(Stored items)
******************************

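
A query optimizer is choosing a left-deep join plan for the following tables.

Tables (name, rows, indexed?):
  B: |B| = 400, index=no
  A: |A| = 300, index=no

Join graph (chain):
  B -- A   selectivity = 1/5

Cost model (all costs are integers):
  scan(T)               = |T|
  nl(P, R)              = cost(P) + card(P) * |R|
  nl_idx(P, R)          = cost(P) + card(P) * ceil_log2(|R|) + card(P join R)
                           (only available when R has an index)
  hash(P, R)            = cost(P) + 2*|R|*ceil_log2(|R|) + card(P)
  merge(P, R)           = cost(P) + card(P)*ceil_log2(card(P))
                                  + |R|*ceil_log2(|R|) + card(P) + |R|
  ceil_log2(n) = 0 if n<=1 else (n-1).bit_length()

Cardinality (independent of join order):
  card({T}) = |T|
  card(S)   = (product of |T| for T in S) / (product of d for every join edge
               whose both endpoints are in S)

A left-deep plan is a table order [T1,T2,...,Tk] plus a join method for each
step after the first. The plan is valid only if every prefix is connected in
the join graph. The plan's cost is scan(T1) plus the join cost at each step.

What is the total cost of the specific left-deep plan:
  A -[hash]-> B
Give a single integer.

step 1: scan A: cost=300, card=300
step 2: join B via hash
    card(P join B) = 300*400/(5) = 24000
    cost = 300 + 2*400*9 + 300 = 7800

7800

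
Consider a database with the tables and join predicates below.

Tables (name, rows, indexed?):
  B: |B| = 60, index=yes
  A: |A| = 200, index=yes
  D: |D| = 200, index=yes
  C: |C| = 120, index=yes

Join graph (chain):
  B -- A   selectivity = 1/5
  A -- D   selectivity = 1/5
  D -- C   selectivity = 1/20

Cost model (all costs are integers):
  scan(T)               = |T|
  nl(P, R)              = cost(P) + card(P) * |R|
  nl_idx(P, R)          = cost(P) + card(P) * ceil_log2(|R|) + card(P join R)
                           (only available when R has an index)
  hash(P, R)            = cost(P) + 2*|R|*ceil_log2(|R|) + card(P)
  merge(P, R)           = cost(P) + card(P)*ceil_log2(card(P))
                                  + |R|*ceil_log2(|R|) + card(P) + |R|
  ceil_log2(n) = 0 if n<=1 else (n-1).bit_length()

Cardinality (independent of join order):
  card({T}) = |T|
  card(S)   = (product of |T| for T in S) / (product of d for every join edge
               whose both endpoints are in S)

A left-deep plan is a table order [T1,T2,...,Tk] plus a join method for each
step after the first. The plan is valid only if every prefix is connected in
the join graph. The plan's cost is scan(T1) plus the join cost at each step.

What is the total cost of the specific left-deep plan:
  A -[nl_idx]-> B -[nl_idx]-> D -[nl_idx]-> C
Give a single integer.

1367000

step 1: scan A: cost=200, card=200
step 2: join B via nl_idx
    card(P join B) = 200*60/(5) = 2400
    cost = 200 + 200*6 + 2400 = 3800
step 3: join D via nl_idx
    card(P join D) = 2400*200/(5) = 96000
    cost = 3800 + 2400*8 + 96000 = 119000
step 4: join C via nl_idx
    card(P join C) = 96000*120/(20) = 576000
    cost = 119000 + 96000*7 + 576000 = 1367000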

******************************

▶ ASSIGNED TASK: All lines above that include the word "selectivity" should be located and copied.

▶ RESULT OF THE EXERCISE:
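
  B -- A   selectivity = 1/5
  B -- A   selectivity = 1/5
  A -- D   selectivity = 1/5
  D -- C   selectivity = 1/20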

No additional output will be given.